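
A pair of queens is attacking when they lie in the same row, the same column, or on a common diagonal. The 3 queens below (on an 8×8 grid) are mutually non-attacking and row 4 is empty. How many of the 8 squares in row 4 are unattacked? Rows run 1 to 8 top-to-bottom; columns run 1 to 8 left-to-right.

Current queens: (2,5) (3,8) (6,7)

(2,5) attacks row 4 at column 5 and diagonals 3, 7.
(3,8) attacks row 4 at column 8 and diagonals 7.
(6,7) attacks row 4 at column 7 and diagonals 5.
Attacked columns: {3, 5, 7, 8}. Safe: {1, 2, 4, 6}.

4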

---------------

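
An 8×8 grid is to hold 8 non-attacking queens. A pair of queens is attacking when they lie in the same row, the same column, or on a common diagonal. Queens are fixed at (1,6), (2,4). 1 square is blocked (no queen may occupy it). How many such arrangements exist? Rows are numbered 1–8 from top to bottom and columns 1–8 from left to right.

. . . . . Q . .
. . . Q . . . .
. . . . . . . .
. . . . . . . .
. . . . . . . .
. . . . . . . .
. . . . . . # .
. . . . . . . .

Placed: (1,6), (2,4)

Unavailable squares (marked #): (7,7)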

---------------

> [Exercise goal]:
Scan the listing above. Collect all lines with the word "same".

> [Answer to the problem]:
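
A pair of queens is attacking when they lie in the same row, the same column, or on a common diagonal. The 3 queens below (on an 8×8 grid) are mutually non-attacking and row 4 is empty. How many of the 8 squares in row 4 are unattacked? Rows run 1 to 8 top-to-bottom; columns run 1 to 8 left-to-right.
An 8×8 grid is to hold 8 non-attacking queens. A pair of queens is attacking when they lie in the same row, the same column, or on a common diagonal. Queens are fixed at (1,6), (2,4). 1 square is blocked (no queen may occupy it). How many such arrangements exist? Rows are numbered 1–8 from top to bottom and columns 1–8 from left to right.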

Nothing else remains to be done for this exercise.